Collected data
_____

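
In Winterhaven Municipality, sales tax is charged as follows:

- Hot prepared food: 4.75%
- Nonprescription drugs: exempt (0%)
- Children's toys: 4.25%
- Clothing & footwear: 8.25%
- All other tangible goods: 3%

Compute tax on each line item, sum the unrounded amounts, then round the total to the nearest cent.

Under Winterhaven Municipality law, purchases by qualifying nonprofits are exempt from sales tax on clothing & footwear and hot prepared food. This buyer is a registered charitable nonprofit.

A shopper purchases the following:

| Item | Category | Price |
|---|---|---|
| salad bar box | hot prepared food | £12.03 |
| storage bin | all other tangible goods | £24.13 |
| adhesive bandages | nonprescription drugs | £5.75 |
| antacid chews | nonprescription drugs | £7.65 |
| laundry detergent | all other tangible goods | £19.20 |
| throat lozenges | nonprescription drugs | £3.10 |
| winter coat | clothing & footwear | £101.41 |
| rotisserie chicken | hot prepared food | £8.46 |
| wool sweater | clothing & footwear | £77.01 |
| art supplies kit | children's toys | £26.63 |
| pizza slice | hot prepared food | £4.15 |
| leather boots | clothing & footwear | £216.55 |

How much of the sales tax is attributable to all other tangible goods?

Storage bin £24.13: all other tangible goods → 3% → £0.7239
Laundry detergent £19.20: all other tangible goods → 3% → £0.576
Tax on all other tangible goods: unrounded sum = £1.2999 → £1.30

£1.30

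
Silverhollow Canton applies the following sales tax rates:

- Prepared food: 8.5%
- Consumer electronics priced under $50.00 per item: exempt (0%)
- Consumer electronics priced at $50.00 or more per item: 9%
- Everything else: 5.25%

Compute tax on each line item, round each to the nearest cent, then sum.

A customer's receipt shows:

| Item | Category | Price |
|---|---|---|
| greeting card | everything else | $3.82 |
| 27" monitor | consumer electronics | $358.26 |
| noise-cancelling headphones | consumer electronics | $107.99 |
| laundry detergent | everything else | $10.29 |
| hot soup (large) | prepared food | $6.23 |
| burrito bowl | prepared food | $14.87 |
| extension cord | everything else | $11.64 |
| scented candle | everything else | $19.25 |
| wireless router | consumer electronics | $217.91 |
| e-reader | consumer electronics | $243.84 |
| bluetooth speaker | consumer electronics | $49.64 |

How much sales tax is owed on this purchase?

Greeting card $3.82: everything else → 5.25% → $0.20
27" monitor $358.26: consumer electronics, $50.00 or more → 9% → $32.24
Noise-cancelling headphones $107.99: consumer electronics, $50.00 or more → 9% → $9.72
Laundry detergent $10.29: everything else → 5.25% → $0.54
Hot soup (large) $6.23: prepared food → 8.5% → $0.53
Burrito bowl $14.87: prepared food → 8.5% → $1.26
Extension cord $11.64: everything else → 5.25% → $0.61
Scented candle $19.25: everything else → 5.25% → $1.01
Wireless router $217.91: consumer electronics, $50.00 or more → 9% → $19.61
E-reader $243.84: consumer electronics, $50.00 or more → 9% → $21.95
Bluetooth speaker $49.64: consumer electronics, under $50.00 → 0% → $0.00
Total tax = $0.20 + $32.24 + $9.72 + $0.54 + $0.53 + $1.26 + $0.61 + $1.01 + $19.61 + $21.95 = $87.67

$87.67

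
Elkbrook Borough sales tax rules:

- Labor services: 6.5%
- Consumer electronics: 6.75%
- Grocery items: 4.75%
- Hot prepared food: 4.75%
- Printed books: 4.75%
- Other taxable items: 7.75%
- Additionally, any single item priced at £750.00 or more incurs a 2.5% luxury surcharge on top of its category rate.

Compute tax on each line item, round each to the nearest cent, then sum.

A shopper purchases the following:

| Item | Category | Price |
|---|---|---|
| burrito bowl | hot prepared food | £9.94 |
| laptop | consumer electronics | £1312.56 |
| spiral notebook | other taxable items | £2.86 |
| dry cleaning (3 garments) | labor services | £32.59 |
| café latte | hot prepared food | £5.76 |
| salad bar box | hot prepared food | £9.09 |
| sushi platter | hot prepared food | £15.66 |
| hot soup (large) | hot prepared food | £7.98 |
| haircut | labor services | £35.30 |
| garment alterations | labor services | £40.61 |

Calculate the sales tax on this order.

£130.97

Burrito bowl £9.94: hot prepared food → 4.75% → £0.47
Laptop £1312.56: consumer electronics → 6.75% + 2.5% surcharge = 9.25% → £121.41
Spiral notebook £2.86: other taxable items → 7.75% → £0.22
Dry cleaning (3 garments) £32.59: labor services → 6.5% → £2.12
Café latte £5.76: hot prepared food → 4.75% → £0.27
Salad bar box £9.09: hot prepared food → 4.75% → £0.43
Sushi platter £15.66: hot prepared food → 4.75% → £0.74
Hot soup (large) £7.98: hot prepared food → 4.75% → £0.38
Haircut £35.30: labor services → 6.5% → £2.29
Garment alterations £40.61: labor services → 6.5% → £2.64
Total tax = £0.47 + £121.41 + £0.22 + £2.12 + £0.27 + £0.43 + £0.74 + £0.38 + £2.29 + £2.64 = £130.97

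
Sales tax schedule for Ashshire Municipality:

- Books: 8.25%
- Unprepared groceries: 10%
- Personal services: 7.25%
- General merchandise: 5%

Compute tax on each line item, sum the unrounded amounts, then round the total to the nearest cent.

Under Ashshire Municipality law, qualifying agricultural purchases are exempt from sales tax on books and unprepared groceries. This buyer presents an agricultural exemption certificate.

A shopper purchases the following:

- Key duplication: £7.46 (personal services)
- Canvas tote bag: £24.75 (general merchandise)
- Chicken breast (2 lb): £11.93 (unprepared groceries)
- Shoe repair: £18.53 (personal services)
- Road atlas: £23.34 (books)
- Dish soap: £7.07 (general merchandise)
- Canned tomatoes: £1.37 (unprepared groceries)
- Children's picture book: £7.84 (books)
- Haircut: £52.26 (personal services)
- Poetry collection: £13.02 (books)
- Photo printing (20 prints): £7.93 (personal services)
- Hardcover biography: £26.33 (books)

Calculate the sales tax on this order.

Key duplication £7.46: personal services → 7.25% → £0.54085
Canvas tote bag £24.75: general merchandise → 5% → £1.2375
Chicken breast (2 lb) £11.93: unprepared groceries, buyer-exempt → 0% → £0.00
Shoe repair £18.53: personal services → 7.25% → £1.343425
Road atlas £23.34: books, buyer-exempt → 0% → £0.00
Dish soap £7.07: general merchandise → 5% → £0.3535
Canned tomatoes £1.37: unprepared groceries, buyer-exempt → 0% → £0.00
Children's picture book £7.84: books, buyer-exempt → 0% → £0.00
Haircut £52.26: personal services → 7.25% → £3.78885
Poetry collection £13.02: books, buyer-exempt → 0% → £0.00
Photo printing (20 prints) £7.93: personal services → 7.25% → £0.574925
Hardcover biography £26.33: books, buyer-exempt → 0% → £0.00
Unrounded tax sum = £7.83905 → £7.84

£7.84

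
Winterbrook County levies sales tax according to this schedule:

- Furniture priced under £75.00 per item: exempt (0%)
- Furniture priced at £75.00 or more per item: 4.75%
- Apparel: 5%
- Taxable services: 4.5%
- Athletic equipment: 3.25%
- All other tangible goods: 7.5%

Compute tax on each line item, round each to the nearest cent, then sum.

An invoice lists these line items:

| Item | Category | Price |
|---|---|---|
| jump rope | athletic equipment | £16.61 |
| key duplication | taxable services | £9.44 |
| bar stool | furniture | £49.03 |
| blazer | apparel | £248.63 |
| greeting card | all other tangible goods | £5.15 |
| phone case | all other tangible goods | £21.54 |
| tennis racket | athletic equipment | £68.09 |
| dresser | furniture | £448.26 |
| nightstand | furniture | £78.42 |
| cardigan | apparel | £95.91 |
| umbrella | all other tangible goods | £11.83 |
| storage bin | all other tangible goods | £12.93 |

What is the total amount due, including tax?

£1115.12

Jump rope £16.61: athletic equipment → 3.25% → £0.54
Key duplication £9.44: taxable services → 4.5% → £0.42
Bar stool £49.03: furniture, under £75.00 → 0% → £0.00
Blazer £248.63: apparel → 5% → £12.43
Greeting card £5.15: all other tangible goods → 7.5% → £0.39
Phone case £21.54: all other tangible goods → 7.5% → £1.62
Tennis racket £68.09: athletic equipment → 3.25% → £2.21
Dresser £448.26: furniture, £75.00 or more → 4.75% → £21.29
Nightstand £78.42: furniture, £75.00 or more → 4.75% → £3.72
Cardigan £95.91: apparel → 5% → £4.80
Umbrella £11.83: all other tangible goods → 7.5% → £0.89
Storage bin £12.93: all other tangible goods → 7.5% → £0.97
Subtotal = £1065.84; tax = £49.28; total due = £1115.12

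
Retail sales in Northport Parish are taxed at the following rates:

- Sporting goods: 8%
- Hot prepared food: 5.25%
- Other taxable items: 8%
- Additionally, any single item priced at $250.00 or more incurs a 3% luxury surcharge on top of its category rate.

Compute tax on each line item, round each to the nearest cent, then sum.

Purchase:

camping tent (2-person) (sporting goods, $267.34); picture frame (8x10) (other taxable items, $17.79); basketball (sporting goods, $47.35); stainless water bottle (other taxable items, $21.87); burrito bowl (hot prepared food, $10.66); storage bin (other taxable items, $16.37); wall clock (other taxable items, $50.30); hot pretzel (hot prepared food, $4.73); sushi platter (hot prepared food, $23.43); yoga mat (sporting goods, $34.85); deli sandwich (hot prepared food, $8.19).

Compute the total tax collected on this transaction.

$46.96

Camping tent (2-person) $267.34: sporting goods → 8% + 3% surcharge = 11% → $29.41
Picture frame (8x10) $17.79: other taxable items → 8% → $1.42
Basketball $47.35: sporting goods → 8% → $3.79
Stainless water bottle $21.87: other taxable items → 8% → $1.75
Burrito bowl $10.66: hot prepared food → 5.25% → $0.56
Storage bin $16.37: other taxable items → 8% → $1.31
Wall clock $50.30: other taxable items → 8% → $4.02
Hot pretzel $4.73: hot prepared food → 5.25% → $0.25
Sushi platter $23.43: hot prepared food → 5.25% → $1.23
Yoga mat $34.85: sporting goods → 8% → $2.79
Deli sandwich $8.19: hot prepared food → 5.25% → $0.43
Total tax = $29.41 + $1.42 + $3.79 + $1.75 + $0.56 + $1.31 + $4.02 + $0.25 + $1.23 + $2.79 + $0.43 = $46.96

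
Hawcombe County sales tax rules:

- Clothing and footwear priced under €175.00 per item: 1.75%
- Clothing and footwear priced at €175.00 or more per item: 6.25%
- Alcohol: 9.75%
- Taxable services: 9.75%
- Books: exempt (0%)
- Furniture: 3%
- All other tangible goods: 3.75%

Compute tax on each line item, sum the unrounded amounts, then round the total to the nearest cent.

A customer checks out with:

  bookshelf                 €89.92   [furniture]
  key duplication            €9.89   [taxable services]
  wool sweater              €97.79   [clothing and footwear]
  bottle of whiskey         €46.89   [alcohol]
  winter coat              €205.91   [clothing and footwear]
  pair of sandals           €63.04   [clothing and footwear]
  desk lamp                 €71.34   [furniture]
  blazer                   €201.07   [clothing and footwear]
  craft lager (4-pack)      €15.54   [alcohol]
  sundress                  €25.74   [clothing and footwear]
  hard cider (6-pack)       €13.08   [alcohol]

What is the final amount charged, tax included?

€882.08

Bookshelf €89.92: furniture → 3% → €2.6976
Key duplication €9.89: taxable services → 9.75% → €0.964275
Wool sweater €97.79: clothing and footwear, under €175.00 → 1.75% → €1.711325
Bottle of whiskey €46.89: alcohol → 9.75% → €4.571775
Winter coat €205.91: clothing and footwear, €175.00 or more → 6.25% → €12.869375
Pair of sandals €63.04: clothing and footwear, under €175.00 → 1.75% → €1.1032
Desk lamp €71.34: furniture → 3% → €2.1402
Blazer €201.07: clothing and footwear, €175.00 or more → 6.25% → €12.566875
Craft lager (4-pack) €15.54: alcohol → 9.75% → €1.51515
Sundress €25.74: clothing and footwear, under €175.00 → 1.75% → €0.45045
Hard cider (6-pack) €13.08: alcohol → 9.75% → €1.2753
Subtotal = €840.21; unrounded tax = €41.865525 → €41.87; total due = €882.08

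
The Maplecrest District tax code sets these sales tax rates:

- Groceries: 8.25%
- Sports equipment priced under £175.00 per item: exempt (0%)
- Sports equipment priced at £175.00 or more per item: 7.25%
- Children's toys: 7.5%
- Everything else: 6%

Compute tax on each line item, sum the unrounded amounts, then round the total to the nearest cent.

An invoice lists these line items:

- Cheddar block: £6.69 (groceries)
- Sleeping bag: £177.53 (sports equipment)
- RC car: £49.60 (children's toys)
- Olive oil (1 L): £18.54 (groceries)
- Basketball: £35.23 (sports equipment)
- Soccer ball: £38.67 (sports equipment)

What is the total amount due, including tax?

Cheddar block £6.69: groceries → 8.25% → £0.551925
Sleeping bag £177.53: sports equipment, £175.00 or more → 7.25% → £12.870925
RC car £49.60: children's toys → 7.5% → £3.72
Olive oil (1 L) £18.54: groceries → 8.25% → £1.52955
Basketball £35.23: sports equipment, under £175.00 → 0% → £0.00
Soccer ball £38.67: sports equipment, under £175.00 → 0% → £0.00
Subtotal = £326.26; unrounded tax = £18.6724 → £18.67; total due = £344.93

£344.93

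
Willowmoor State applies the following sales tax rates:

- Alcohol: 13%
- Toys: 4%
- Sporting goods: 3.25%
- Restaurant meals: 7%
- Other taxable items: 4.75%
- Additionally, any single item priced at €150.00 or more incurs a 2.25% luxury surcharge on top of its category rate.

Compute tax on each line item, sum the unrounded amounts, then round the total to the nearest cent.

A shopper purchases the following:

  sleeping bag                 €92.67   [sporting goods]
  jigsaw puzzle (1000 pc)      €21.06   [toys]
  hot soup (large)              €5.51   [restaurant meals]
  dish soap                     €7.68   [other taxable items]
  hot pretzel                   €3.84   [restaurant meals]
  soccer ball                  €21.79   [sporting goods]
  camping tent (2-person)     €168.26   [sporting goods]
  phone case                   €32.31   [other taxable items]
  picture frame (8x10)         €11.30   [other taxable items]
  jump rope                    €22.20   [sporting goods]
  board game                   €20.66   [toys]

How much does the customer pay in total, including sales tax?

€425.74

Sleeping bag €92.67: sporting goods → 3.25% → €3.011775
Jigsaw puzzle (1000 pc) €21.06: toys → 4% → €0.8424
Hot soup (large) €5.51: restaurant meals → 7% → €0.3857
Dish soap €7.68: other taxable items → 4.75% → €0.3648
Hot pretzel €3.84: restaurant meals → 7% → €0.2688
Soccer ball €21.79: sporting goods → 3.25% → €0.708175
Camping tent (2-person) €168.26: sporting goods → 3.25% + 2.25% surcharge = 5.5% → €9.2543
Phone case €32.31: other taxable items → 4.75% → €1.534725
Picture frame (8x10) €11.30: other taxable items → 4.75% → €0.53675
Jump rope €22.20: sporting goods → 3.25% → €0.7215
Board game €20.66: toys → 4% → €0.8264
Subtotal = €407.28; unrounded tax = €18.455325 → €18.46; total due = €425.74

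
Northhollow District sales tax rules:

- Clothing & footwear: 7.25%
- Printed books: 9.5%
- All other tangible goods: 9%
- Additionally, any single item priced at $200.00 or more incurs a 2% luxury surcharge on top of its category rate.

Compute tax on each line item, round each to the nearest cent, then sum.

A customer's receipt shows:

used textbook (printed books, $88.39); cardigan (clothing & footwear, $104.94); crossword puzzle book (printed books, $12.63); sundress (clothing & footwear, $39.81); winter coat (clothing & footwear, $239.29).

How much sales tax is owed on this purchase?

$42.23

Used textbook $88.39: printed books → 9.5% → $8.40
Cardigan $104.94: clothing & footwear → 7.25% → $7.61
Crossword puzzle book $12.63: printed books → 9.5% → $1.20
Sundress $39.81: clothing & footwear → 7.25% → $2.89
Winter coat $239.29: clothing & footwear → 7.25% + 2% surcharge = 9.25% → $22.13
Total tax = $8.40 + $7.61 + $1.20 + $2.89 + $22.13 = $42.23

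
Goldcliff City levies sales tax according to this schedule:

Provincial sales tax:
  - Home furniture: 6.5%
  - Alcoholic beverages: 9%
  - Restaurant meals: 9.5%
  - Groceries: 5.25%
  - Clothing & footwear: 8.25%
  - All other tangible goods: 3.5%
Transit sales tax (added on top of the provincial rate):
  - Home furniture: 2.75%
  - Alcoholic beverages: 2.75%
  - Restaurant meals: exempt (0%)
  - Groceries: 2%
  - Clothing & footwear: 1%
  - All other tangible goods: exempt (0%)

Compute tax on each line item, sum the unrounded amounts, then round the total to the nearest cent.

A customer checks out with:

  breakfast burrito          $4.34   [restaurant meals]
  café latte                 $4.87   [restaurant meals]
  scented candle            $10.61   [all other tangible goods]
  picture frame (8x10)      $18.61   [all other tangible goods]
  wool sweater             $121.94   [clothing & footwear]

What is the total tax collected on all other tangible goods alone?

Scented candle $10.61: all other tangible goods → 3.5% + 0% transit = 3.5% → $0.37135
Picture frame (8x10) $18.61: all other tangible goods → 3.5% + 0% transit = 3.5% → $0.65135
Tax on all other tangible goods: unrounded sum = $1.0227 → $1.02

$1.02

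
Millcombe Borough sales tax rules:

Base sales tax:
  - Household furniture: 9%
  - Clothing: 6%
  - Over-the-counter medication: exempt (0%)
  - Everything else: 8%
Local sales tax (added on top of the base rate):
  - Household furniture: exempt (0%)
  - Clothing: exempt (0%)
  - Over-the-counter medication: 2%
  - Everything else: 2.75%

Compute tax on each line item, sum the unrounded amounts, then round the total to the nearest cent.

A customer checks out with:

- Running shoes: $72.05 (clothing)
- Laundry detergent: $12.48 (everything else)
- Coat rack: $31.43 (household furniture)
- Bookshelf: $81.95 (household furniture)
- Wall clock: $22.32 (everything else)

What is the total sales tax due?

$18.27

Running shoes $72.05: clothing → 6% + 0% local = 6% → $4.323
Laundry detergent $12.48: everything else → 8% + 2.75% local = 10.75% → $1.3416
Coat rack $31.43: household furniture → 9% + 0% local = 9% → $2.8287
Bookshelf $81.95: household furniture → 9% + 0% local = 9% → $7.3755
Wall clock $22.32: everything else → 8% + 2.75% local = 10.75% → $2.3994
Unrounded tax sum = $18.2682 → $18.27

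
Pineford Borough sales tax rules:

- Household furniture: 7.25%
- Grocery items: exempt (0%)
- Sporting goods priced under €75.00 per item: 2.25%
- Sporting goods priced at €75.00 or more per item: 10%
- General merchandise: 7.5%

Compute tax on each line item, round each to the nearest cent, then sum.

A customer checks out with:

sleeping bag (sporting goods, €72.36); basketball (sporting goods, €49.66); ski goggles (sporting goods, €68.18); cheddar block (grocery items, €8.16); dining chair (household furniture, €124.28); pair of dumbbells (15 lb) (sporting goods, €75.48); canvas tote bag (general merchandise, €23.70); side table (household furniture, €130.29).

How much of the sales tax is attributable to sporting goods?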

_____

(WHAT TO WORK ON)
Print exactly, and only, the lines from the line that contains "- Sporting goods priced under" through the last line of the records.

(RESPONSE BELOW)
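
- Sporting goods priced under €75.00 per item: 2.25%
- Sporting goods priced at €75.00 or more per item: 10%
- General merchandise: 7.5%

Compute tax on each line item, round each to the nearest cent, then sum.

A customer checks out with:

sleeping bag (sporting goods, €72.36); basketball (sporting goods, €49.66); ski goggles (sporting goods, €68.18); cheddar block (grocery items, €8.16); dining chair (household furniture, €124.28); pair of dumbbells (15 lb) (sporting goods, €75.48); canvas tote bag (general merchandise, €23.70); side table (household furniture, €130.29).

How much of the sales tax is attributable to sporting goods?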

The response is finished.